What to do: The answer is the set of lines that include "quotes", copied from the data below.

Saved entries:
==*==

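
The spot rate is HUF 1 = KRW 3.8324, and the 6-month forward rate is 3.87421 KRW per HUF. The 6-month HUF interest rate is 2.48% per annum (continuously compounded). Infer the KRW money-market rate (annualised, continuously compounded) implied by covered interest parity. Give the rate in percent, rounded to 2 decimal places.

4.65%

T = 6/12 years.
CIP gives F = S · g_KRW/g_HUF, so g_KRW/g_HUF = 3.87421/3.8324 = 1.0109096.
The HUF side grows by e^(0.0248×6/12) = 1.0124772.
So the KRW growth factor = 1.0235229.
Take logs: ln 1.0235229 / (6/12) = 0.046501, so 4.65%.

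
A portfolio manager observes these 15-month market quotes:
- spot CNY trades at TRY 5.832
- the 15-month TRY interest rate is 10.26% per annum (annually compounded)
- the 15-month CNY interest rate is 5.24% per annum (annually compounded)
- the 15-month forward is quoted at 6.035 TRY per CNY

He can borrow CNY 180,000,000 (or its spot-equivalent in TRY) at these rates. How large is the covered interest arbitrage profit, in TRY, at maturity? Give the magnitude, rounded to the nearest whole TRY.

T = 15/12 years.
Invest the CNY and cover forward: 180,000,000 × 1.06592353002 × 6.035 = TRY 1,157,912,730.66.
Convert at spot and invest in TRY: 180,000,000 × 5.832 × 1.129854410284 = TRY 1,186,075,965.74.
The quoted forward undervalues CNY, so borrow CNY, convert to TRY at spot, deposit the TRY at 10.26%, and buy CNY forward at 6.035 to cover the loan.
Arbitrage profit = |1,157,912,730.66 − 1,186,075,965.74| = TRY 28,163,235.

TRY 28,163,235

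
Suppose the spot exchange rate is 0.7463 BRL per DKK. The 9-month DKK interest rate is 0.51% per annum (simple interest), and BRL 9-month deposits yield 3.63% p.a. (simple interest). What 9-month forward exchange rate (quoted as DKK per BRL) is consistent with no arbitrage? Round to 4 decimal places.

T = 9/12 years.
BRL accumulates by 1 + 0.0363×9/12 = 1.027225.
DKK accumulates by 1 + 0.0051×9/12 = 1.003825.
Forward (BRL per DKK) = 0.7463 × 1.027225 / 1.003825 = 0.7636969.
Quoted the other way: 1/0.7636969 = 1.3094 DKK per BRL.

1.3094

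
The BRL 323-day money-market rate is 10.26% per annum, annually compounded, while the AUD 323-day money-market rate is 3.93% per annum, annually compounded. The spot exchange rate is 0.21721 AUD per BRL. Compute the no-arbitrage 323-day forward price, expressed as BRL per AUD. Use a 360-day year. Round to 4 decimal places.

T = 323/360 years.
AUD growth factor: (1 + 0.0393)^(323/360) = 1.0351906.
BRL growth factor: (1 + 0.1026)^(323/360) = 1.091587.
CIP: F = S · (grow AUD)/(grow BRL) = 0.21721 × 1.0351906/1.091587 = 0.2059879 AUD per BRL.
Quoted the other way: 1/0.2059879 = 4.8547 BRL per AUD.

4.8547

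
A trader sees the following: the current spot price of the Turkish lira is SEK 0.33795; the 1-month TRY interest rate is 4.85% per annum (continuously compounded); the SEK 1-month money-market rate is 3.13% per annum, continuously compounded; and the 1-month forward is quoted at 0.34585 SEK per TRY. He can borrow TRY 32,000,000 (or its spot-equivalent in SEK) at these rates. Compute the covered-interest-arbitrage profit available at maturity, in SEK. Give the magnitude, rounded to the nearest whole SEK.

T = 1/12 years.
Invest the TRY and cover forward: 32,000,000 × 1.0040498452 × 0.34585 = SEK 11,112,020.45.
Convert at spot and invest in SEK: 32,000,000 × 0.33795 × 1.002611738 = SEK 10,842,644.38.
The quoted forward overvalues TRY, so borrow SEK, buy TRY at spot, deposit the TRY at 4.85%, and sell the proceeds forward at 0.34585.
The gap between the two covered legs is SEK 269,376.

SEK 269,376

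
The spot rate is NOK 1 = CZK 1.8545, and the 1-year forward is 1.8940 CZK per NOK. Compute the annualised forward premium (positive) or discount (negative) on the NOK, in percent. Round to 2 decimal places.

+2.13%

T = 1 year.
NOK trades forward at +2.12995% vs spot over the period.
Per annum: 0.0212995 / 1 = 0.021299 = 2.13%.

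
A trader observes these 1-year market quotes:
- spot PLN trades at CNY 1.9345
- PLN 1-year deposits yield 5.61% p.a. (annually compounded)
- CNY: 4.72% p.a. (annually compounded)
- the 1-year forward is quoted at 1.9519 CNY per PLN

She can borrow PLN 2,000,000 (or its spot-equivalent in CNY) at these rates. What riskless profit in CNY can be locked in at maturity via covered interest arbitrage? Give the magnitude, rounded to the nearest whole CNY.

CNY 71,186

T = 1 year.
Route A — deposit PLN, sell forward: 2,000,000 × 1.056100 × 1.9519 = CNY 4,122,803.18.
Route B — convert at spot, deposit CNY: 2,000,000 × 1.9345 × 1.047200 = CNY 4,051,616.80.
The quoted forward overvalues PLN, so borrow CNY, buy PLN at spot, deposit the PLN at 5.61%, and sell the proceeds forward at 1.9519.
Profit = 4,122,803.18 − 4,051,616.80 = CNY 71,186.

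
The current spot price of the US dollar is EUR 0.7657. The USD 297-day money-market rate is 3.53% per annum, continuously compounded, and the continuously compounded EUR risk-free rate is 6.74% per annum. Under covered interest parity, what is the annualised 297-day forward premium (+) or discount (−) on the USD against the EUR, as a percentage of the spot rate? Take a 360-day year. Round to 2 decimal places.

+3.25%

T = 297/360 years.
No-arbitrage forward: 0.7657 × 1.057180 / 1.0295507 = 0.7862485 EUR/USD.
(F − S)/S ÷ T = (0.7862485 − 0.7657)/0.7657/(297/360) = 0.032529 → 3.25%.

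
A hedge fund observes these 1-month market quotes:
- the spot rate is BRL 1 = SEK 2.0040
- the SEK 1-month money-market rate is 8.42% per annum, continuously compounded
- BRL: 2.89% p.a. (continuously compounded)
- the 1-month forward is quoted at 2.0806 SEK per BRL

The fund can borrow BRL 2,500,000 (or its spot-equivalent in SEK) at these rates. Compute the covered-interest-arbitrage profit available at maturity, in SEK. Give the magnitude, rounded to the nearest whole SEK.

SEK 168,765

T = 1/12 years.
Keep in BRL, deliver into the forward: 2,500,000·1.002411236·2.0806 = SEK 5,214,042.04.
Swap to SEK now, deposit: 2,500,000·2.0040·1.007041341 = SEK 5,045,277.12.
The quoted forward overvalues BRL, so borrow SEK, buy BRL at spot, deposit the BRL at 2.89%, and sell the proceeds forward at 2.0806.
The gap between the two covered legs is SEK 168,765.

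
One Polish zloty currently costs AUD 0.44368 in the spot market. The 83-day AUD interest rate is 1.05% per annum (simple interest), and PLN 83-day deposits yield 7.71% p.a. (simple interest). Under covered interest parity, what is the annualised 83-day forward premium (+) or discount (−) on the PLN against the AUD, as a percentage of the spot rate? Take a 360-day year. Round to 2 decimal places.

-6.54%

T = 83/360 years.
No-arbitrage forward: 0.44368 × 1.0024208 / 1.0177758 = 0.43698628 AUD/PLN.
Annualised premium = (F − S)/S × (1/T) = (0.43698628 − 0.44368)/0.44368 ÷ (83/360) = -6.54%.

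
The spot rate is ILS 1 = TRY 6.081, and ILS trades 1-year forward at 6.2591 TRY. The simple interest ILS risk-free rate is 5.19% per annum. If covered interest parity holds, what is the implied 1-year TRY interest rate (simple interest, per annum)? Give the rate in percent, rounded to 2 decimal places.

T = 1 year.
F/S = 6.2591/6.081 = 1.0292879 = (growth of TRY) / (growth of ILS).
The ILS side grows by 1 + 0.0519×1 = 1.051900.
So the TRY growth factor = 1.0827079.
(1.0827079 − 1)/T = 0.082708, i.e. 8.27%.

8.27%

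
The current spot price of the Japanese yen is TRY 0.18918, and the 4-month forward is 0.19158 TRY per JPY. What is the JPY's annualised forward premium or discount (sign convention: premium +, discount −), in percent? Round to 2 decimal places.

+3.81%

T = 4/12 years.
JPY trades forward at +1.26863% vs spot over the period.
Per annum: 0.0126863 / (4/12) = 0.038059 = 3.81%.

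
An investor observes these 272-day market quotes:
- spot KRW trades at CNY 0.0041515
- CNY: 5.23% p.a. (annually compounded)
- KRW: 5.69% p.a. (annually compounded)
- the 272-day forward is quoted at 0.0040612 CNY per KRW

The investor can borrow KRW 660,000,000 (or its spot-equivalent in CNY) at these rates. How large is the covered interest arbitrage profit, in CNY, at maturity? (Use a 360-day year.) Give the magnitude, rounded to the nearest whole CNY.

T = 272/360 years.
Invest the KRW and cover forward: 660,000,000 × 1.042698971 × 0.0040612 = CNY 2,794,841.98.
Convert at spot and invest in CNY: 660,000,000 × 0.0041515 × 1.039268288 = CNY 2,847,584.72.
The quoted forward undervalues KRW, so borrow KRW, convert to CNY at spot, deposit the CNY at 5.23%, and buy KRW forward at 0.0040612 to cover the loan.
The gap between the two covered legs is CNY 52,743.

CNY 52,743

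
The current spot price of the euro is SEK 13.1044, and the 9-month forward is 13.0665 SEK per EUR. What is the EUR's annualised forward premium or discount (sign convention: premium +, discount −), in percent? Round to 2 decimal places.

T = 9/12 years.
(F − S)/S = (13.0665 − 13.1044)/13.1044 = -0.0028922.
×(1/T) gives -0.39% p.a.

-0.39%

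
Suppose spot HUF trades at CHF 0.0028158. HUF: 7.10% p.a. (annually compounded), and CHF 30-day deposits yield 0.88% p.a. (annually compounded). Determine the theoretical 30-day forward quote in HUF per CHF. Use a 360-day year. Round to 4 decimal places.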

==*==

Response:
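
A portfolio manager observes these 15-month market quotes:
A trader observes these 1-year market quotes:
A hedge fund observes these 1-month market quotes:
An investor observes these 272-day market quotes: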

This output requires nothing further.